▼

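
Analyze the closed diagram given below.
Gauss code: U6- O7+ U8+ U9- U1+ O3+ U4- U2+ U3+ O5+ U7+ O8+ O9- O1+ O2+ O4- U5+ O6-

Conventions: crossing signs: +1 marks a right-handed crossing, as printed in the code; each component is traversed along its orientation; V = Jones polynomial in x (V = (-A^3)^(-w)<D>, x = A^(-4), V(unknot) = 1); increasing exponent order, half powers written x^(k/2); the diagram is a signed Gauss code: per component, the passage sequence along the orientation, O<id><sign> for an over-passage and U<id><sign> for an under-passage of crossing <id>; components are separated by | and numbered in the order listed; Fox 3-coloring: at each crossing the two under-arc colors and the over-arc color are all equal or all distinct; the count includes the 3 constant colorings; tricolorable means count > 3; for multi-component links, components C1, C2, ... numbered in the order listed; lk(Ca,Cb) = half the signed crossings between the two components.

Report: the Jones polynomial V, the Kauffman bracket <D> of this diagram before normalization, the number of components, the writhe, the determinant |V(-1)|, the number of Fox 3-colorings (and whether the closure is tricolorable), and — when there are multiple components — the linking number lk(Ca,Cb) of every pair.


V = x + x^3 - x^4
<D> = A^-7 - A^-3 - A^5 (w = +3)
1 component over 9 crossings, w = +3
9 Fox colorings among 3^9, |V(-1)| = 3: tricolorable
why: V spans 3 powers of x: at least 3 crossings in any diagram


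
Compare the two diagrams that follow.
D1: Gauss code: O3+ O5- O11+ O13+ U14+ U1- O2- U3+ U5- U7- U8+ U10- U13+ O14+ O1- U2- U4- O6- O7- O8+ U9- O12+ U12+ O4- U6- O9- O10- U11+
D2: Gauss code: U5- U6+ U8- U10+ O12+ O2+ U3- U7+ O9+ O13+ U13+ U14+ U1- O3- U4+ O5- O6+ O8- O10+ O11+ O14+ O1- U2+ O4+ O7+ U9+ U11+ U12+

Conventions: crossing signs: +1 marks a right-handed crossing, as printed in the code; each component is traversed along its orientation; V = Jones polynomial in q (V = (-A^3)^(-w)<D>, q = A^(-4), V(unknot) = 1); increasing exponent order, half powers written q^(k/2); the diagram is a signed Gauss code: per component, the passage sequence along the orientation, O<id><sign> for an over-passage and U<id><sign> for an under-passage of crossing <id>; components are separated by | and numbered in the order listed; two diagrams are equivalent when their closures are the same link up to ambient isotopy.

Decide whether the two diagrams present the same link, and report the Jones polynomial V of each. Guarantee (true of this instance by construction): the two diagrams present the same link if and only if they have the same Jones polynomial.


equivalent: no
D1 (bracket A^-2 + A^6 - A^10; 14 crossings at w = -2): V = -q^-4 + q^-3 + q^-1
V(D2) = q - q^2 + 2q^3 - q^4 + q^5 - q^6  (w +6, c 14, <D> = -A^-6 + A^-2 - A^2 + 2A^6 - A^10 + A^14)
key observation: 2 classes among 2 diagrams; unequal V(q) rules out equality


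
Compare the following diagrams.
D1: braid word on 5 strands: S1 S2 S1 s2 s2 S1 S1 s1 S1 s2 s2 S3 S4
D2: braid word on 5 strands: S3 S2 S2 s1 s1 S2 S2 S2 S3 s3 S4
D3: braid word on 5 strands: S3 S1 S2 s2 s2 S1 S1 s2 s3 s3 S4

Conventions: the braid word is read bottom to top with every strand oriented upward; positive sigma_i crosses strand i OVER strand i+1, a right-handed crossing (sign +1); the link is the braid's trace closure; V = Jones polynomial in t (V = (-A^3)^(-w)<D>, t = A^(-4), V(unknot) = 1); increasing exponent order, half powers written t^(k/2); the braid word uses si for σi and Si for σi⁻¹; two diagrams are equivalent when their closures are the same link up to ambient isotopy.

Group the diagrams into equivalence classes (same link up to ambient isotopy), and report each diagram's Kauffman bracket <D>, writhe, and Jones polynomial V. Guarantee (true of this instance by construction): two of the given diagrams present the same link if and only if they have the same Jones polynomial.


equivalence classes: {D1, D3} | {D2}
D1 (bracket A^-15 - A^-11 + 2A^-7 - A^-3 + 2A - A^5; 13 crossings at w = -3): V = t^(-7/2) - 2t^(-5/2) + t^(-3/2) - 2t^(-1/2) + t^(1/2) - t^(3/2)
V(D2) = t^(-13/2) - t^(-11/2) + 2t^(-9/2) - 2t^(-7/2) + t^(-5/2) - 2t^(-3/2) - t^(1/2)  [11 crossings, <D> = A^-17 + 2A^-9 - A^-5 + 2A^-1 - 2A^3 + A^7 - A^11, w = -5]
V(D3) = t^(-7/2) - 2t^(-5/2) + t^(-3/2) - 2t^(-1/2) + t^(1/2) - t^(3/2)  [11 crossings, <D> = A^-9 - A^-5 + 2A^-1 - A^3 + 2A^7 - A^11, w = -1]
key observation: 2 values of V(t) split the 3 diagrams


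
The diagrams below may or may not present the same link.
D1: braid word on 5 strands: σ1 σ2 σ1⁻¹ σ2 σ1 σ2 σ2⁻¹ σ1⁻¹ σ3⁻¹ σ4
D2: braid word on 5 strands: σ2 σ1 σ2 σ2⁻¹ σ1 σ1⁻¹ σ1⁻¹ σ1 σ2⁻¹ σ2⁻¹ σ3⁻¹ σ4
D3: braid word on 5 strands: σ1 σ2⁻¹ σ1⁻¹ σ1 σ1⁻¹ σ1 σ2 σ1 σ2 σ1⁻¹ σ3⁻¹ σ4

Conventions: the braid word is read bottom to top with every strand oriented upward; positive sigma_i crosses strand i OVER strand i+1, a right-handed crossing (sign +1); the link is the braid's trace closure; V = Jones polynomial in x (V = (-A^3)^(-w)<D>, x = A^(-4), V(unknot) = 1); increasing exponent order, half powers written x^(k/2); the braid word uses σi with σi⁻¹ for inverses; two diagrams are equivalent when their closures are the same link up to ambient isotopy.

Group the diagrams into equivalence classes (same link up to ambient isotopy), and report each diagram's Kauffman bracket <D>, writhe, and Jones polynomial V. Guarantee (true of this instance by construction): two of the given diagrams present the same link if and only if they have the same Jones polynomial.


equivalence classes: {D1, D2, D3}
D1 (bracket A^6; 10 crossings at w = +2): V = 1
D2 (bracket 1; 12 crossings at w = 0): V = 1
D3 (bracket A^6; 12 crossings at w = +2): V = 1
key observation: all 3 diagrams share one V(x), hence one class


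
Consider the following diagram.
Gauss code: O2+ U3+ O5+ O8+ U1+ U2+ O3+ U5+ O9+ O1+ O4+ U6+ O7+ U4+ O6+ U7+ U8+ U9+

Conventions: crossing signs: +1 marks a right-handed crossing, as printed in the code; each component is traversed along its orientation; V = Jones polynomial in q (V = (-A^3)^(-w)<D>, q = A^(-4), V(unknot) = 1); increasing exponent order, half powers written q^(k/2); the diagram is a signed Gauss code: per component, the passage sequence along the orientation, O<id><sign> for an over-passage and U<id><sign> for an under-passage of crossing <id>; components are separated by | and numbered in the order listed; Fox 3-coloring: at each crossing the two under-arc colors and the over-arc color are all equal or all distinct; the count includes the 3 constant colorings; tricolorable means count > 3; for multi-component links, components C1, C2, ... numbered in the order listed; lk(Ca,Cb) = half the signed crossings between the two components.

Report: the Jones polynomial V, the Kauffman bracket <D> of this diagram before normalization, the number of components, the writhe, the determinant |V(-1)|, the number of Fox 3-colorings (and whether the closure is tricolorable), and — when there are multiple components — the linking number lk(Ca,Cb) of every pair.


V(q) = q^3 + 2q^5 - 2q^6 + 2q^7 - 3q^8 + 2q^9 - 2q^10 + q^11
bracket: -A^-17 + 2A^-13 - 2A^-9 + 3A^-5 - 2A^-1 + 2A^3 - 2A^7 - A^15, w = +9
1 component, writhe +9, over 9 crossings
det 15, colorings 9 of 3^9 — tricolorable
observation: |V(-1)| = 15: so tricolorable, since 3 divides 15


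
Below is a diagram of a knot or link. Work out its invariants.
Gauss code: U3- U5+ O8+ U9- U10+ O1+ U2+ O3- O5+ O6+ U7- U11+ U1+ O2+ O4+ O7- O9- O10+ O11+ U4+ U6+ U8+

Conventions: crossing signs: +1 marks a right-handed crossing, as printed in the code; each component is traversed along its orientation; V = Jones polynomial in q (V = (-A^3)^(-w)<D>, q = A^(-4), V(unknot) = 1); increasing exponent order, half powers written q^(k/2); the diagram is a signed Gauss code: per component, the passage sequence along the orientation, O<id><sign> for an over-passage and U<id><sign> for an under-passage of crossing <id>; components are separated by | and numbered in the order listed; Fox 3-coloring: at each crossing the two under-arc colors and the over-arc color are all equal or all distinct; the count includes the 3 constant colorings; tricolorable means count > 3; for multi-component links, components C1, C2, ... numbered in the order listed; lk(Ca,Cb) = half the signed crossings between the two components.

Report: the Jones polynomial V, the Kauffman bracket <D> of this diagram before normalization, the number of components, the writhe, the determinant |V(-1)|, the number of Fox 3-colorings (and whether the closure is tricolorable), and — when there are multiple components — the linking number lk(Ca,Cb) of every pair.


V = q + q^3 - q^4
<D> = A^-1 - A^3 - A^11 (w = +5)
1 component over 11 crossings, w = +5
9 Fox colorings among 3^11, |V(-1)| = 3: tricolorable
why: |V(-1)| = 3: so tricolorable, since 3 divides 3


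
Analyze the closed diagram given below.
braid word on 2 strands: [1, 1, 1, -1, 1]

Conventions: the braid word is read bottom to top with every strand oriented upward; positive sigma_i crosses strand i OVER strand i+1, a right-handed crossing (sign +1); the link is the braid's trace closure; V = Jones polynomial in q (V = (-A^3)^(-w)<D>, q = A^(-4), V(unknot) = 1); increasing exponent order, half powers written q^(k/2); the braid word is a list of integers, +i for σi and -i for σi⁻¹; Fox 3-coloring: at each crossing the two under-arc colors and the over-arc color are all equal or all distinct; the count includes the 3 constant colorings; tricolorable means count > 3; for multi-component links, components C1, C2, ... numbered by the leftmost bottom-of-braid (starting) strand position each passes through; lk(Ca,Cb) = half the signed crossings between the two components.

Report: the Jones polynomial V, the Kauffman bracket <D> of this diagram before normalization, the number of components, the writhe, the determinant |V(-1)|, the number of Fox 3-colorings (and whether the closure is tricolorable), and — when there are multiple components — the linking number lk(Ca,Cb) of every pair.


V = q + q^3 - q^4
<D> = A^-7 - A^-3 - A^5 (w = +3)
1 component over 5 crossings, w = +3
9 Fox colorings among 3^5, |V(-1)| = 3: tricolorable
why: the span of V is 3, forcing >= 3 crossings in any diagram


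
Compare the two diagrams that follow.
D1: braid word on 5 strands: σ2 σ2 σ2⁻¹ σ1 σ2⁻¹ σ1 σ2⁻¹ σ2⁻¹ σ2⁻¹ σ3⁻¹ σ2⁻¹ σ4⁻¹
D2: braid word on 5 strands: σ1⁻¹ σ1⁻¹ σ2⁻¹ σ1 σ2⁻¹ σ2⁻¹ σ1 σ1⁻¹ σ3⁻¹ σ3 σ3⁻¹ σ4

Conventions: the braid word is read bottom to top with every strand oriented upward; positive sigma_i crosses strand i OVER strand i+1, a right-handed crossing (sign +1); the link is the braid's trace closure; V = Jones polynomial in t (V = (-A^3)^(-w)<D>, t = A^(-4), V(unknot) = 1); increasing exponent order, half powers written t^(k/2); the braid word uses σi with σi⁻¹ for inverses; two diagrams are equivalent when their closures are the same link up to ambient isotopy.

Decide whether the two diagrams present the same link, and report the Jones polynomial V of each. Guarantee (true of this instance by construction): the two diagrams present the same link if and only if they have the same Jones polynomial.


equivalent: no
V(D1) = t^-5 - 2t^-4 + 2t^-3 - 2t^-2 + 2t^-1 - 1 + t  (w -4, c 12, <D> = A^-16 - A^-12 + 2A^-8 - 2A^-4 + 2 - 2A^4 + A^8)
V(D2) = -t^-6 + t^-5 - t^-4 + 2t^-3 - t^-2 + t^-1  [12 crossings, <D> = A^-8 - A^-4 + 2 - A^4 + A^8 - A^12, w = -4]
key observation: V(t) takes 2 values over 2 diagrams, fixing the grouping


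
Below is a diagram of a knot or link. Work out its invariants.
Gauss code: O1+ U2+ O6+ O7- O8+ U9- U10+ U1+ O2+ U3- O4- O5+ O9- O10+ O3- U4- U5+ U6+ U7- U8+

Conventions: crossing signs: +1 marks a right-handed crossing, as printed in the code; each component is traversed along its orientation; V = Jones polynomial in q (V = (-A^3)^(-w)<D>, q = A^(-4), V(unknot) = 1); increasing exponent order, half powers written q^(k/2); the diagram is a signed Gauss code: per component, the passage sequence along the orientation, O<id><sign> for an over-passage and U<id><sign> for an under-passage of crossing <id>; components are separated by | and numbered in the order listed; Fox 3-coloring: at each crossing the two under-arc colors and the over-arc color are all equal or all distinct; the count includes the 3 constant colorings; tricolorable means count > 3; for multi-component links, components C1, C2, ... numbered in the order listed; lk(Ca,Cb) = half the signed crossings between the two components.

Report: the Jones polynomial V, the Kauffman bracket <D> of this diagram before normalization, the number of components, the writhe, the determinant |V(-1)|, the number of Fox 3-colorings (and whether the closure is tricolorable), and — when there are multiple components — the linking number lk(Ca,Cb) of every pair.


V = q + q^3 - q^4
<D> = -A^-10 + A^-6 + A^2 (w = +2)
1 component over 10 crossings, w = +2
9 Fox colorings among 3^10, |V(-1)| = 3: tricolorable
why: w = +2 shifts under R1 moves; the (-A^3)^(-2) factor cancels that in V


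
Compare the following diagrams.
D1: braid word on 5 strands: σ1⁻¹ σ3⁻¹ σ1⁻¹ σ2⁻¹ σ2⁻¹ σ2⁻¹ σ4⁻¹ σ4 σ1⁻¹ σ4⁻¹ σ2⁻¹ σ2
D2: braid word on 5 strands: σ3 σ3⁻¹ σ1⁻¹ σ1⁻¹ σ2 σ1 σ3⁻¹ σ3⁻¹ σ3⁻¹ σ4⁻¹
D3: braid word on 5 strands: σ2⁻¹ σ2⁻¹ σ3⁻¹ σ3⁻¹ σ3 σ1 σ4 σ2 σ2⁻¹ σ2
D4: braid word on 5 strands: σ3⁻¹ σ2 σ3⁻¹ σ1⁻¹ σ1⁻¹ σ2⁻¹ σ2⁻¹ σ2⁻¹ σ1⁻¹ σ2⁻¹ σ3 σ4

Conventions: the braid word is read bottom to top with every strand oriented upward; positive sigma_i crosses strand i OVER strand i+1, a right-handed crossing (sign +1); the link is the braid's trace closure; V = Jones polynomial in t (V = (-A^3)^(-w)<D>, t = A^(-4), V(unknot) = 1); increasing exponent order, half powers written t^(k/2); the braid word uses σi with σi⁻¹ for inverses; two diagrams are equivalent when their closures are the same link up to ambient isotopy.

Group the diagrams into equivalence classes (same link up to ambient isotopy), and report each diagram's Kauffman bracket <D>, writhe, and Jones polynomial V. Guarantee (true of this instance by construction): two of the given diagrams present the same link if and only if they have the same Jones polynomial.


equivalence classes: {D1, D4} | {D2} | {D3}
D1 (bracket A^-16 + 2A^-8 - 2A^-4 + 1 - 2A^4 + A^8; 12 crossings at w = -8): V = t^-8 - 2t^-7 + t^-6 - 2t^-5 + 2t^-4 + t^-2
V(D2) = -t^-4 + t^-3 + t^-1  (w -4, c 10, <D> = A^-8 + 1 - A^4)
D3 (bracket 1; 10 crossings at w = 0): V = 1
D4 (bracket A^-10 + 2A^-2 - 2A^2 + A^6 - 2A^10 + A^14; 12 crossings at w = -6): V = t^-8 - 2t^-7 + t^-6 - 2t^-5 + 2t^-4 + t^-2
observation: comparing 4 Jones polynomials yields 3 groups


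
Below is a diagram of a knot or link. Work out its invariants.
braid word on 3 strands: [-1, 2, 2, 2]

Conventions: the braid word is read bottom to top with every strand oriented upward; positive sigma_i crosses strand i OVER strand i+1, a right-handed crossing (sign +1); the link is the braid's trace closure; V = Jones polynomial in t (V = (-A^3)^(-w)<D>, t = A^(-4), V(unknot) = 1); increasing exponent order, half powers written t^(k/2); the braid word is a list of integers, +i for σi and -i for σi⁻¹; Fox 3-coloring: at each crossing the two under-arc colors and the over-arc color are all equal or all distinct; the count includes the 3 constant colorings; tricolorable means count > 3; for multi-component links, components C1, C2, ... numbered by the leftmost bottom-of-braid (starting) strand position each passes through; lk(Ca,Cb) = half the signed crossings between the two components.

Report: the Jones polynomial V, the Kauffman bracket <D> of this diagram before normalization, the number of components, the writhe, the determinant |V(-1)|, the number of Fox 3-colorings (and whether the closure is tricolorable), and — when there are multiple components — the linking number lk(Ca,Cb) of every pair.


V(t) = t + t^3 - t^4
bracket: -A^-10 + A^-6 + A^2, w = +2
1 component, writhe +2, over 4 crossings
det 3, colorings 9 of 3^4 — tricolorable
observation: V spans 3 powers of t: at least 3 crossings in any diagram


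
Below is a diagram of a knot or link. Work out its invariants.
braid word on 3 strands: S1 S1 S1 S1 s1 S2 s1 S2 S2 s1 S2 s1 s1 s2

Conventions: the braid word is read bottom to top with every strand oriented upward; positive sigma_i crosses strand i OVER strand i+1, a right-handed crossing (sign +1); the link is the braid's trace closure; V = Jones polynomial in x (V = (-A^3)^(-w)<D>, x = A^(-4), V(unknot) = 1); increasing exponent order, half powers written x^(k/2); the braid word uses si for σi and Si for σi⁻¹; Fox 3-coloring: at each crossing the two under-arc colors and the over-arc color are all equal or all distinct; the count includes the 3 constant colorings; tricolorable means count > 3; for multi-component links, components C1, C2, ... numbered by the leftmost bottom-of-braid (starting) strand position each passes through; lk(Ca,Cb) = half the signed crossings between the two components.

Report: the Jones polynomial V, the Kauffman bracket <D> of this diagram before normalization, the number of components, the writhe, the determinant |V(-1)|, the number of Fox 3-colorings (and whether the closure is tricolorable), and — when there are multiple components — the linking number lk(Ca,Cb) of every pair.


V = x^-7 - 3x^-6 + 6x^-5 - 10x^-4 + 12x^-3 - 12x^-2 + 12x^-1 - 9 + 6x - 3x^2 + x^3
<D> = A^-18 - 3A^-14 + 6A^-10 - 9A^-6 + 12A^-2 - 12A^2 + 12A^6 - 10A^10 + 6A^14 - 3A^18 + A^22 (w = -2)
1 component over 14 crossings, w = -2
9 Fox colorings among 3^14, |V(-1)| = 75: tricolorable
why: inverse pairs cancel, leaving σ1⁻¹ σ1⁻¹ σ1⁻¹ σ2⁻¹ σ1 σ2⁻¹ σ2⁻¹ σ1 σ2⁻¹ σ1 σ1 σ2


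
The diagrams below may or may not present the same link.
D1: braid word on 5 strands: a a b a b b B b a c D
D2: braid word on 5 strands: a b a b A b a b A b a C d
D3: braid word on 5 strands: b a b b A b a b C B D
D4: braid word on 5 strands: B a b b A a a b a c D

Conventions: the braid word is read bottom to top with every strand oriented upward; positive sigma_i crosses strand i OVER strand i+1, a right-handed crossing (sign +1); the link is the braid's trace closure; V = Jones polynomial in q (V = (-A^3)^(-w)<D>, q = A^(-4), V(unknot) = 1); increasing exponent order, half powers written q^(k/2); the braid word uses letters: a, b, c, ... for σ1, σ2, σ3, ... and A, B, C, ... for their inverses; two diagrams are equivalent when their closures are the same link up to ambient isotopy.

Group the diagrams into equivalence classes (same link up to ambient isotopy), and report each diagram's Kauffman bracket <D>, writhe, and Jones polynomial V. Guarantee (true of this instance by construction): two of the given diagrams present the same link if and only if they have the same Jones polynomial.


classes: {D1, D2} | {D3, D4}
V(D1) = -q^(5/2) - q^(9/2) + q^(11/2) - q^(13/2) + q^(15/2) - q^(17/2)  [11 crossings, <D> = A^-13 - A^-9 + A^-5 - A^-1 + A^3 + A^11, w = +7]
V(D2) = -q^(5/2) - q^(9/2) + q^(11/2) - q^(13/2) + q^(15/2) - q^(17/2)  [13 crossings, <D> = A^-13 - A^-9 + A^-5 - A^-1 + A^3 + A^11, w = +7]
V(D3) = -q^(3/2) - 2q^(7/2) + q^(9/2) - q^(11/2) + q^(13/2)  (w +3, c 11, <D> = -A^-17 + A^-13 - A^-9 + 2A^-5 + A^3)
V(D4) = -q^(3/2) - 2q^(7/2) + q^(9/2) - q^(11/2) + q^(13/2)  [11 crossings, <D> = -A^-11 + A^-7 - A^-3 + 2A + A^9, w = +5]
note: V(q) takes 2 values over 4 diagrams, fixing the grouping


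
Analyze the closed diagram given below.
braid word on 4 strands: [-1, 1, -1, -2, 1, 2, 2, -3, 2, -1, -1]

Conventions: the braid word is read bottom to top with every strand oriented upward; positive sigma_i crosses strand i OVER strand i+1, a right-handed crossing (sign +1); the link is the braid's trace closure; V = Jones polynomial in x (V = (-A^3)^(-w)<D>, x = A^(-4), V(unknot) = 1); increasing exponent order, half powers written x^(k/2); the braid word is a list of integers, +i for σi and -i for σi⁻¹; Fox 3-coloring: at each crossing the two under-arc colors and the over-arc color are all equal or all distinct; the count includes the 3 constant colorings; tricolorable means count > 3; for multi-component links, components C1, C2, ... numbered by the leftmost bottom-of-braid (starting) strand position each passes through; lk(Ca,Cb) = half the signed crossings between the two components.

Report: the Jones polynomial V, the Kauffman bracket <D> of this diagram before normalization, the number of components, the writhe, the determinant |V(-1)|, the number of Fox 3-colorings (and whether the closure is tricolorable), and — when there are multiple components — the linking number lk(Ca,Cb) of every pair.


V = -x^-3 + 2x^-2 - 2x^-1 + 3 - 2x + 2x^2 - x^3
<D> = A^-15 - 2A^-11 + 2A^-7 - 3A^-3 + 2A - 2A^5 + A^9 (w = -1)
1 component over 11 crossings, w = -1
3 Fox colorings among 3^11, |V(-1)| = 13: not tricolorable
why: the span of V is 6, forcing >= 6 crossings in any diagram


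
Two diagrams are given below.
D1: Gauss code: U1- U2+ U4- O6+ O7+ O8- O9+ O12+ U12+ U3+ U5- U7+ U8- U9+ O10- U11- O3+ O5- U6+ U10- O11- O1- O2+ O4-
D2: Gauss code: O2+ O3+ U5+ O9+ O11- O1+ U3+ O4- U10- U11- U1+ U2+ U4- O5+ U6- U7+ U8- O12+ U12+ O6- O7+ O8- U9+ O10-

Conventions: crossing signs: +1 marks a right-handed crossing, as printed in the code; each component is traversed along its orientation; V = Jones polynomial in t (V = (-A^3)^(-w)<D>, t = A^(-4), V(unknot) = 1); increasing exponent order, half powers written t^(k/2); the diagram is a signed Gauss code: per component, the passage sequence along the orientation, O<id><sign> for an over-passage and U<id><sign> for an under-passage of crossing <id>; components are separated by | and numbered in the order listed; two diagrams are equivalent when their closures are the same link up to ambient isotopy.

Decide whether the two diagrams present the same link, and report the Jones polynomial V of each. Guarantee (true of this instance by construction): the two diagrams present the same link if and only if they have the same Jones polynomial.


equivalent: no
D1 (bracket 1; 12 crossings at w = 0): V = 1
V(D2) = t + t^3 - t^4  [12 crossings, <D> = -A^-10 + A^-6 + A^2, w = +2]
observation: V(t) takes 2 values over 2 diagrams, fixing the grouping


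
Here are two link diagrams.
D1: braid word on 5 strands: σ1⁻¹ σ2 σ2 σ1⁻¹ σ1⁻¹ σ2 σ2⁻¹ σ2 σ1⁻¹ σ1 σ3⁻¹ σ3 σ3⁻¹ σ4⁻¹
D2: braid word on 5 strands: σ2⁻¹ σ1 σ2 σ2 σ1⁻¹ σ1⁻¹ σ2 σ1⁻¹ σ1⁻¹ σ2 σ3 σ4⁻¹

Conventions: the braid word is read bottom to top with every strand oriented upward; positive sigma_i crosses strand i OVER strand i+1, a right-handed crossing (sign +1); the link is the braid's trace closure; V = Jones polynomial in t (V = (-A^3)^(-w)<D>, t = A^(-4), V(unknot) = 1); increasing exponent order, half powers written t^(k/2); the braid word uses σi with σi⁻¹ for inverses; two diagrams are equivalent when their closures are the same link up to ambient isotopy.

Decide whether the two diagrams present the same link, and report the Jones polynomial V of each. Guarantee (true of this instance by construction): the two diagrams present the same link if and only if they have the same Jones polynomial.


same link: yes
V(D1) = -t^-3 + 2t^-2 - 2t^-1 + 3 - 2t + 2t^2 - t^3  [14 crossings, <D> = -A^-18 + 2A^-14 - 2A^-10 + 3A^-6 - 2A^-2 + 2A^2 - A^6, w = -2]
D2 (bracket -A^-12 + 2A^-8 - 2A^-4 + 3 - 2A^4 + 2A^8 - A^12; 12 crossings at w = 0): V = -t^-3 + 2t^-2 - 2t^-1 + 3 - 2t + 2t^2 - t^3
note: one V(t) for all 2 diagrams — one class (guaranteed)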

▲

(Try it):
Word for word, restate the lines above from the line containing "Consider the following diagram." through the line containing "Gauss code: O2+ U3+", with both included and nothing else.

(Your solution):
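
Consider the following diagram.
Gauss code: O2+ U3+ O5+ O8+ U1+ U2+ O3+ U5+ O9+ O1+ O4+ U6+ O7+ U4+ O6+ U7+ U8+ U9+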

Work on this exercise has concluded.